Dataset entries
● ● ●
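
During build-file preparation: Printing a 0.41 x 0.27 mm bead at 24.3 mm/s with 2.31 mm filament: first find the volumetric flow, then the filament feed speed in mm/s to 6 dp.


Q = 0.41 * 0.27 * 24.3 = 2.69001 mm^3/s
A_fil = pi*(2.31/2)^2 = 4.19096314 mm^2
v_feed = 2.69001 / 4.19096314 = 0.64186 mm/s


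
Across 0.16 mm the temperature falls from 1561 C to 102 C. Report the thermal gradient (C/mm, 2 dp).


G = (1561-102)/0.16 = 9118.75 C/mm


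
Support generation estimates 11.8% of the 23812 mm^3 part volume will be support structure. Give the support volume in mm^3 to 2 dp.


V_support = 23812 * 0.118 = 2809.82 mm^3


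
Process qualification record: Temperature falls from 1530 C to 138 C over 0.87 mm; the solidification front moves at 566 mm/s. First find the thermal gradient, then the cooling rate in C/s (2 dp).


G = (1530-138)/0.87 = 1600.0 C/mm
CR = 1600.0 * 566 = 905600.0 C/s


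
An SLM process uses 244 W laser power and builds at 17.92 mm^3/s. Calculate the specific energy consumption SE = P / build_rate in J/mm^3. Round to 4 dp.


SE = 244 / 17.92 = 13.6161 J/mm^3


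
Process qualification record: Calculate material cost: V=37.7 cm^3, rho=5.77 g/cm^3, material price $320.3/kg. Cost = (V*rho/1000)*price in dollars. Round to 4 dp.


Mass = 37.7*5.77/1000 = 0.217529 kg
Cost = 0.217529 * 320.3 = 69.6745 $


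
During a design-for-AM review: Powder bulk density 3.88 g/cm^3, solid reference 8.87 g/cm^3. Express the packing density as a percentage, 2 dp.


Packing = (3.88/8.87)*100 = 43.74 %


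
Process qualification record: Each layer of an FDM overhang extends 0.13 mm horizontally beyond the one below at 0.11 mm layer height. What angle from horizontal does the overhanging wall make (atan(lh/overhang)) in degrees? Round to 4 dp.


angle = atan(0.11/0.13) = 40.2364 degrees


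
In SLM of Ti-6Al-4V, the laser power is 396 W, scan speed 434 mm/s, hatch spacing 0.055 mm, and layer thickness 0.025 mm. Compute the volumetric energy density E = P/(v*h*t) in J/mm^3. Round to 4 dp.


E = 396 / (434*0.055*0.025) = 663.5945 J/mm^3


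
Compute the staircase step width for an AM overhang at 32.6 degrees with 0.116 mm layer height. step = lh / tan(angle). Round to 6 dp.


step = 0.116 / tan(32.6) = 0.181384 mm


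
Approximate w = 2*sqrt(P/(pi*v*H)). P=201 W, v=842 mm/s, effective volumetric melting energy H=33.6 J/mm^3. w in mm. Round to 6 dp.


w = 2*sqrt(201/(pi*842*33.6)) = 0.09511 mm


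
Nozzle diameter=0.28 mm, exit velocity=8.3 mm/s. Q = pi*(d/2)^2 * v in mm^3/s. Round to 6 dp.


A = pi*(0.28/2)^2 = 0.06157522 mm^2
Q = 0.06157522 * 8.3 = 0.511074 mm^3/s


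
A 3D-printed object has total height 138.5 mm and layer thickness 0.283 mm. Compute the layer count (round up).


Layers = ceil(138.5/0.283) = 490


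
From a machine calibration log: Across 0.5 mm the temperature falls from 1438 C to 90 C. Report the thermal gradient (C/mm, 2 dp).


G = (1438-90)/0.5 = 2696.0 C/mm


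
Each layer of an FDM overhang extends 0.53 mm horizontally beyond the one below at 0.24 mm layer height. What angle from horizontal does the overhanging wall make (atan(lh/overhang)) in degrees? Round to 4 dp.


angle = atan(0.24/0.53) = 24.3625 degrees


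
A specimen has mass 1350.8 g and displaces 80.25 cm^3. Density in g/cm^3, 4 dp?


rho = 1350.8 / 80.25 = 16.8324 g/cm^3


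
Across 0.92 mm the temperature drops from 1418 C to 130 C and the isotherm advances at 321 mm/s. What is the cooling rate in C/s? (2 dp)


G = (1418-130)/0.92 = 1400.0 C/mm
CR = 1400.0 * 321 = 449400.0 C/s


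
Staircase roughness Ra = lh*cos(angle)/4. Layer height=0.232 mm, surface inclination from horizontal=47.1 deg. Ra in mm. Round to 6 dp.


Ra = 0.232 * cos(47.1) / 4 = 0.039482 mm


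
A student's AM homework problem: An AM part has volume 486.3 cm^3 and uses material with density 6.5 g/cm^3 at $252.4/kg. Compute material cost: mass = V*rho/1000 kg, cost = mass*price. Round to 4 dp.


Mass = 486.3*6.5/1000 = 3.16095 kg
Cost = 3.16095 * 252.4 = 797.8238 $


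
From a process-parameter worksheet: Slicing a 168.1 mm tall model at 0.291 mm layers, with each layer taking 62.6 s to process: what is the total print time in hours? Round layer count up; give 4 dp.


Layers = ceil(168.1/0.291) = 578
t = 578 * 62.6 / 3600 = 10.0508 hrs


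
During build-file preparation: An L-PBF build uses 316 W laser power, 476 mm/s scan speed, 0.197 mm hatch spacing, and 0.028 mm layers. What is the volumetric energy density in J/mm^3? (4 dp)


E = 316 / (476*0.197*0.028) = 120.3527 J/mm^3


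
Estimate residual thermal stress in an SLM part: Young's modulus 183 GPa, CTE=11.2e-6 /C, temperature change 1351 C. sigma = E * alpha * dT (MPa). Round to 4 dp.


sigma = 183*1000 * 11.2e-6 * 1351 = 2769.0096 MPa


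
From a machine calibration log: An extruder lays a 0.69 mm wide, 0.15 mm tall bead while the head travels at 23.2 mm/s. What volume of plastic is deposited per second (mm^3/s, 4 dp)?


Rate = 0.69 * 0.15 * 23.2 = 2.4012 mm^3/s


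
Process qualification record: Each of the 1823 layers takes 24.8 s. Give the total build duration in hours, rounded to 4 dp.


t = 1823 * 24.8 / 3600 = 12.5584 hrs


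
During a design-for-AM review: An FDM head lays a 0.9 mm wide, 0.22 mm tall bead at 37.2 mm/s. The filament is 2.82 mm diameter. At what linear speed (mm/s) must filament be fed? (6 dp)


Q = 0.9 * 0.22 * 37.2 = 7.3656 mm^3/s
A_fil = pi*(2.82/2)^2 = 6.24580035 mm^2
v_feed = 7.3656 / 6.24580035 = 1.179288 mm/s


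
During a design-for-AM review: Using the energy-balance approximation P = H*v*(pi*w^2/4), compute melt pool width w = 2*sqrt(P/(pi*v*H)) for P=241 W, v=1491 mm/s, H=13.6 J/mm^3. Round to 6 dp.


w = 2*sqrt(241/(pi*1491*13.6)) = 0.123014 mm


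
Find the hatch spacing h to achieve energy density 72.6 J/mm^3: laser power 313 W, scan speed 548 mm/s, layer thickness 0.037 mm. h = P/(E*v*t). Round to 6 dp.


h = 313 / (72.6*548*0.037) = 0.21263 mm


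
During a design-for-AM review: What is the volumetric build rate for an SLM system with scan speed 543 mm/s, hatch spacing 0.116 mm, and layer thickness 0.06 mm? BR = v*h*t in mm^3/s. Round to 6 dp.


Rate = 543 * 0.116 * 0.06 = 3.77928 mm^3/s


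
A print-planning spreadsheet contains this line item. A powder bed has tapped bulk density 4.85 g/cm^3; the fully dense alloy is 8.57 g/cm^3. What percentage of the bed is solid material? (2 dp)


Packing = (4.85/8.57)*100 = 56.59 %


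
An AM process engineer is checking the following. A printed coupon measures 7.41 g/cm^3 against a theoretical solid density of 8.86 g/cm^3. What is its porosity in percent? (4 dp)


Porosity = (1-7.41/8.86)*100 = 16.3657 %


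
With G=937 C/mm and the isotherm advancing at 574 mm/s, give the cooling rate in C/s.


CR = 937 * 574 = 537838 C/s


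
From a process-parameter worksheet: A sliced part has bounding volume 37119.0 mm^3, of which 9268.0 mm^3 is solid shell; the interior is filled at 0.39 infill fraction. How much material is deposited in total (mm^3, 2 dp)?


V_infill = (37119.0 - 9268.0) * 0.39 = 10861.89
V_total = 9268.0 + 10861.89 = 20129.89 mm^3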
● ● ●
▶ Exercise: Copy nothing except the lines from the one with "From a process-parameter worksheet: A" through the end of the records; keep each exactly as it appears, first and last included.

▶ Result of this exercise:
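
From a process-parameter worksheet: A sliced part has bounding volume 37119.0 mm^3, of which 9268.0 mm^3 is solid shell; the interior is filled at 0.39 infill fraction. How much material is deposited in total (mm^3, 2 dp)?


V_infill = (37119.0 - 9268.0) * 0.39 = 10861.89
V_total = 9268.0 + 10861.89 = 20129.89 mm^3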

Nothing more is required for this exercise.